▸ Dataset records:

######

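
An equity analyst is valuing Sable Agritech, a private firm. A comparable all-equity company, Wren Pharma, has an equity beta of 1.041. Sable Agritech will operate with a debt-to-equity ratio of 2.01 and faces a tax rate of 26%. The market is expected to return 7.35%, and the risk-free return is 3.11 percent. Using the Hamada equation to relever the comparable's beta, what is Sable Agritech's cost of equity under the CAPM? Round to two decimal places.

β_L = β_U × [1 + (1 − t)(D/E)] = 1.041 × [1 + (1 − 0.26) × 2.01]
    = 1.041 × [1 + 0.74 × 2.01] = 1.041 × 2.4874 = 2.5894
MRP = 7.35% − 3.11% = 4.24%
E(R) = R_f + β_L × MRP = 3.11% + 2.5894 × 4.24% = 14.09%

14.09%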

######

▸ Task to carry out: Produce a faithful copy of all the material above.

▸ Exercise response:
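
An equity analyst is valuing Sable Agritech, a private firm. A comparable all-equity company, Wren Pharma, has an equity beta of 1.041. Sable Agritech will operate with a debt-to-equity ratio of 2.01 and faces a tax rate of 26%. The market is expected to return 7.35%, and the risk-free return is 3.11 percent. Using the Hamada equation to relever the comparable's beta, what is Sable Agritech's cost of equity under the CAPM? Round to two decimal places.

β_L = β_U × [1 + (1 − t)(D/E)] = 1.041 × [1 + (1 − 0.26) × 2.01]
    = 1.041 × [1 + 0.74 × 2.01] = 1.041 × 2.4874 = 2.5894
MRP = 7.35% − 3.11% = 4.24%
E(R) = R_f + β_L × MRP = 3.11% + 2.5894 × 4.24% = 14.09%

14.09%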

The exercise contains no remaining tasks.